__REQUIREMENT__.
Transcribe the full listing so that each line reads as it does in the original.

__RECORDS TO PROCESS__.
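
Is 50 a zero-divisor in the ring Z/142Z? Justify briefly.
gcd(50, 142) = 2 > 1, so 50 is not a unit in Z/142Z. In Z/nZ every nonzero non-unit is a zero-divisor: explicitly, take b = 142/gcd = 71 ≠ 0 (mod 142); then 50·71 = 3550 = 25·142, i.e. 50·71 ≡ 0 (mod 142). So 50 is a zero-divisor.

Final answer: YES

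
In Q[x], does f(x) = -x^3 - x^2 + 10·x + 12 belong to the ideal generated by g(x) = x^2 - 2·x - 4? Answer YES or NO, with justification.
In Q[x] the ideal (g) consists of all multiples of g, so f ∈ (g) iff g | f, i.e. iff the remainder of f on division by g is 0. Divide f by g (g is monic, so eliminate the leading term of the running remainder at each step):
  leading term -x^3: subtract (-x)·g(x) = -x^3 + 2·x^2 + 4·x, leaving -3·x^2 + 6·x + 12
  leading term -3·x^2: subtract (-3)·g(x) = -3·x^2 + 6·x + 12, leaving 0
The remainder is 0, so f(x) = g(x) · h(x) with h(x) = -x - 3. Hence g | f, i.e. f ∈ (g).

Final answer: YES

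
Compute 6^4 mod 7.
Use repeated squaring. Binary(4) = 100. Walk through the bits of the exponent 4 left-to-right: at each bit after the leading one, square the running value, then multiply by 6 if the bit is 1 (always reducing mod 7):
  bit 1 = 1 (leading): start with 6.
  bit 2 = 0: square 6^2 = 36 ≡ 1 (mod 7).
  bit 3 = 0: square 1^2 = 1 (mod 7).
Final value: 6^4 ≡ 1 (mod 7).

Final answer: 1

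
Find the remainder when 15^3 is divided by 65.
60

Use repeated squaring. Binary(3) = 11. Walk through the bits of the exponent 3 left-to-right: at each bit after the leading one, square the running value, then multiply by 15 if the bit is 1 (always reducing mod 65):
  bit 1 = 1 (leading): start with 15.
  bit 2 = 1: square 15^2 = 225 ≡ 30; bit is 1, so multiply 30·15 = 450 ≡ 60 (mod 65).
Final value: 15^3 ≡ 60 (mod 65).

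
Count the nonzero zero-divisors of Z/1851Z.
In Z/1851Z each nonzero element is either a unit (gcd with 1851 is 1) or a zero-divisor (gcd > 1). The number of units is φ(1851): factorise 1851 = 3 · 617, so φ(1851) = (3 − 1) · (617 − 1) = 2 · 616 = 1232. The nonzero elements number 1851 − 1 = 1850. Hence the nonzero zero-divisors number 1850 − 1232 = 618.

Final answer: Z/1851Z has 618 nonzero zero-divisors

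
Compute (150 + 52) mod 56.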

__RESULT OF THE TASK__.
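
Is 50 a zero-divisor in the ring Z/142Z? Justify briefly.
gcd(50, 142) = 2 > 1, so 50 is not a unit in Z/142Z. In Z/nZ every nonzero non-unit is a zero-divisor: explicitly, take b = 142/gcd = 71 ≠ 0 (mod 142); then 50·71 = 3550 = 25·142, i.e. 50·71 ≡ 0 (mod 142). So 50 is a zero-divisor.

Final answer: YES

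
In Q[x], does f(x) = -x^3 - x^2 + 10·x + 12 belong to the ideal generated by g(x) = x^2 - 2·x - 4? Answer YES or NO, with justification.
In Q[x] the ideal (g) consists of all multiples of g, so f ∈ (g) iff g | f, i.e. iff the remainder of f on division by g is 0. Divide f by g (g is monic, so eliminate the leading term of the running remainder at each step):
  leading term -x^3: subtract (-x)·g(x) = -x^3 + 2·x^2 + 4·x, leaving -3·x^2 + 6·x + 12
  leading term -3·x^2: subtract (-3)·g(x) = -3·x^2 + 6·x + 12, leaving 0
The remainder is 0, so f(x) = g(x) · h(x) with h(x) = -x - 3. Hence g | f, i.e. f ∈ (g).

Final answer: YES

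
Compute 6^4 mod 7.
Use repeated squaring. Binary(4) = 100. Walk through the bits of the exponent 4 left-to-right: at each bit after the leading one, square the running value, then multiply by 6 if the bit is 1 (always reducing mod 7):
  bit 1 = 1 (leading): start with 6.
  bit 2 = 0: square 6^2 = 36 ≡ 1 (mod 7).
  bit 3 = 0: square 1^2 = 1 (mod 7).
Final value: 6^4 ≡ 1 (mod 7).

Final answer: 1

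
Find the remainder when 15^3 is divided by 65.
60

Use repeated squaring. Binary(3) = 11. Walk through the bits of the exponent 3 left-to-right: at each bit after the leading one, square the running value, then multiply by 15 if the bit is 1 (always reducing mod 65):
  bit 1 = 1 (leading): start with 15.
  bit 2 = 1: square 15^2 = 225 ≡ 30; bit is 1, so multiply 30·15 = 450 ≡ 60 (mod 65).
Final value: 15^3 ≡ 60 (mod 65).

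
Count the nonzero zero-divisors of Z/1851Z.
In Z/1851Z each nonzero element is either a unit (gcd with 1851 is 1) or a zero-divisor (gcd > 1). The number of units is φ(1851): factorise 1851 = 3 · 617, so φ(1851) = (3 − 1) · (617 − 1) = 2 · 616 = 1232. The nonzero elements number 1851 − 1 = 1850. Hence the nonzero zero-divisors number 1850 − 1232 = 618.

Final answer: Z/1851Z has 618 nonzero zero-divisors

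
Compute (150 + 52) mod 56.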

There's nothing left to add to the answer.